Start of Entries provided

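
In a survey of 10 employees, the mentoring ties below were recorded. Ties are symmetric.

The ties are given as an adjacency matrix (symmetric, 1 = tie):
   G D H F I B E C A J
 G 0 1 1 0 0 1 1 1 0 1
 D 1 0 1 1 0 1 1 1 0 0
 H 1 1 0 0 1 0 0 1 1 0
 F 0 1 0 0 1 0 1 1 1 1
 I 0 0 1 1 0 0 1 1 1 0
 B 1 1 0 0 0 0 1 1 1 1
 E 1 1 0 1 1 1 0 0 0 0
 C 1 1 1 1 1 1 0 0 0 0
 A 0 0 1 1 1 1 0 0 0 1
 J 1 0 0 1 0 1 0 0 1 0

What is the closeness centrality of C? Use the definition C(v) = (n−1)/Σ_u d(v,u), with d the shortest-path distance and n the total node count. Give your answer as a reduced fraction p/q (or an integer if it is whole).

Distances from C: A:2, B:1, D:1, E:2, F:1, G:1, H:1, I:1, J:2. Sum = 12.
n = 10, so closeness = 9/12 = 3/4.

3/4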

End of Entries provided
Start of Entries provided

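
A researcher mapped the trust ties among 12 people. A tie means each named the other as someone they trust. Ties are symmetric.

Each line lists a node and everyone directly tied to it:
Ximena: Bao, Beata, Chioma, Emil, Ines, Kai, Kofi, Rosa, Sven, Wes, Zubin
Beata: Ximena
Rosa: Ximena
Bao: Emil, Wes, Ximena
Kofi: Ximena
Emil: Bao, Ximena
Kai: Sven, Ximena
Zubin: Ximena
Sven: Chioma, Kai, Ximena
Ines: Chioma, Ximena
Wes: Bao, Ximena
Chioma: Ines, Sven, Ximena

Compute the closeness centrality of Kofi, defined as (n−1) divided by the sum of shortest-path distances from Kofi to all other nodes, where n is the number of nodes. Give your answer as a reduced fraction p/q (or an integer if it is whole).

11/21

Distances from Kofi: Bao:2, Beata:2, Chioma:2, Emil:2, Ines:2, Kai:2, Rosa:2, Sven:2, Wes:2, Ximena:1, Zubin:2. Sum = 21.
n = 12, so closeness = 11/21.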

End of Entries provided

- [Task directions]: Find every line in the records that contains the word "ties"; copy those lines.

- [Result]:
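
In a survey of 10 employees, the mentoring ties below were recorded. Ties are symmetric.
The ties are given as an adjacency matrix (symmetric, 1 = tie):
A researcher mapped the trust ties among 12 people. A tie means each named the other as someone they trust. Ties are symmetric.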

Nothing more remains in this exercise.